### PROBLEM TO SOLVE:
Your answer must be an exact transcription of every entry.

[Collected data entries]
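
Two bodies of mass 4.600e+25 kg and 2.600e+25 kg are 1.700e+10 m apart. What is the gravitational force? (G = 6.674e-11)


F = G*m1*m2/r^2 = 6.674e-11 * 4.600e+25 * 2.600e+25 / (1.700e+10)^2 = 6.674e-11 * 1.196e+51 / 2.890e+20 = 2.762e+20

2.762e+20 N


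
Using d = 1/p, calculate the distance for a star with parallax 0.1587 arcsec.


d = 1/p = 1/0.1587 = 6.3012

6.3012 pc


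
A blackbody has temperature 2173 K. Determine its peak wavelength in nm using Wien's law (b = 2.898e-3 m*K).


lam_max = b / T = 2.898e-3 / 2173 = 1.334e-06 m = 1333.6401 nm

1333.6401 nm


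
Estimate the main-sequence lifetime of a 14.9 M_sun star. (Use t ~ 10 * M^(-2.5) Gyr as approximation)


t = 10 * M^(-2.5) = 10 * 14.9^(-2.5) = 0.0117

0.0117 Gyr


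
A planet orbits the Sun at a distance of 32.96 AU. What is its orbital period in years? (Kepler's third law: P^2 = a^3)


P = a^(3/2) = 32.96^1.5 = 189.226

189.226 years


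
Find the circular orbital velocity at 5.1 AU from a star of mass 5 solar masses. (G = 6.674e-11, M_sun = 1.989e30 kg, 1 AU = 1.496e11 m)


v = sqrt(GM/r) = sqrt(6.674e-11 * 9.945e+30 / 7.630e+11) = 29494.7426

29494.7426 m/s


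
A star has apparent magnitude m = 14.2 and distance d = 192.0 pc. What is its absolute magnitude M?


M = m - 5*log10(d) + 5 = 14.2 - 5*log10(192.0) + 5 = 7.7835

7.7835


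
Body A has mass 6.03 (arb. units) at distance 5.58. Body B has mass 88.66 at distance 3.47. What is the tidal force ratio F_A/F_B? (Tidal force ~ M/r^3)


Ratio = (M1/r1^3) / (M2/r2^3) = (6.03/5.58^3) / (88.66/3.47^3) = 0.0164

0.0164


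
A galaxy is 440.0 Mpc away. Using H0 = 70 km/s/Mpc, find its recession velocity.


v = H0 * d = 70 * 440.0 = 30800.0

30800.0 km/s


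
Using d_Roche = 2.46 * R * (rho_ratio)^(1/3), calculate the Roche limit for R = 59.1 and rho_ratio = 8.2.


d_Roche = 2.46 * 59.1 * 8.2^(1/3) = 293.1752

293.1752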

### ANSWER SECTION:
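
Two bodies of mass 4.600e+25 kg and 2.600e+25 kg are 1.700e+10 m apart. What is the gravitational force? (G = 6.674e-11)


F = G*m1*m2/r^2 = 6.674e-11 * 4.600e+25 * 2.600e+25 / (1.700e+10)^2 = 6.674e-11 * 1.196e+51 / 2.890e+20 = 2.762e+20

2.762e+20 N


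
Using d = 1/p, calculate the distance for a star with parallax 0.1587 arcsec.


d = 1/p = 1/0.1587 = 6.3012

6.3012 pc


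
A blackbody has temperature 2173 K. Determine its peak wavelength in nm using Wien's law (b = 2.898e-3 m*K).


lam_max = b / T = 2.898e-3 / 2173 = 1.334e-06 m = 1333.6401 nm

1333.6401 nm


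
Estimate the main-sequence lifetime of a 14.9 M_sun star. (Use t ~ 10 * M^(-2.5) Gyr as approximation)


t = 10 * M^(-2.5) = 10 * 14.9^(-2.5) = 0.0117

0.0117 Gyr


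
A planet orbits the Sun at a distance of 32.96 AU. What is its orbital period in years? (Kepler's third law: P^2 = a^3)


P = a^(3/2) = 32.96^1.5 = 189.226

189.226 years


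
Find the circular orbital velocity at 5.1 AU from a star of mass 5 solar masses. (G = 6.674e-11, M_sun = 1.989e30 kg, 1 AU = 1.496e11 m)


v = sqrt(GM/r) = sqrt(6.674e-11 * 9.945e+30 / 7.630e+11) = 29494.7426

29494.7426 m/s


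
A star has apparent magnitude m = 14.2 and distance d = 192.0 pc. What is its absolute magnitude M?


M = m - 5*log10(d) + 5 = 14.2 - 5*log10(192.0) + 5 = 7.7835

7.7835


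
Body A has mass 6.03 (arb. units) at distance 5.58. Body B has mass 88.66 at distance 3.47. What is the tidal force ratio F_A/F_B? (Tidal force ~ M/r^3)


Ratio = (M1/r1^3) / (M2/r2^3) = (6.03/5.58^3) / (88.66/3.47^3) = 0.0164

0.0164


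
A galaxy is 440.0 Mpc away. Using H0 = 70 km/s/Mpc, find its recession velocity.


v = H0 * d = 70 * 440.0 = 30800.0

30800.0 km/s


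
Using d_Roche = 2.46 * R * (rho_ratio)^(1/3), calculate the Roche limit for R = 59.1 and rho_ratio = 8.2.


d_Roche = 2.46 * 59.1 * 8.2^(1/3) = 293.1752

293.1752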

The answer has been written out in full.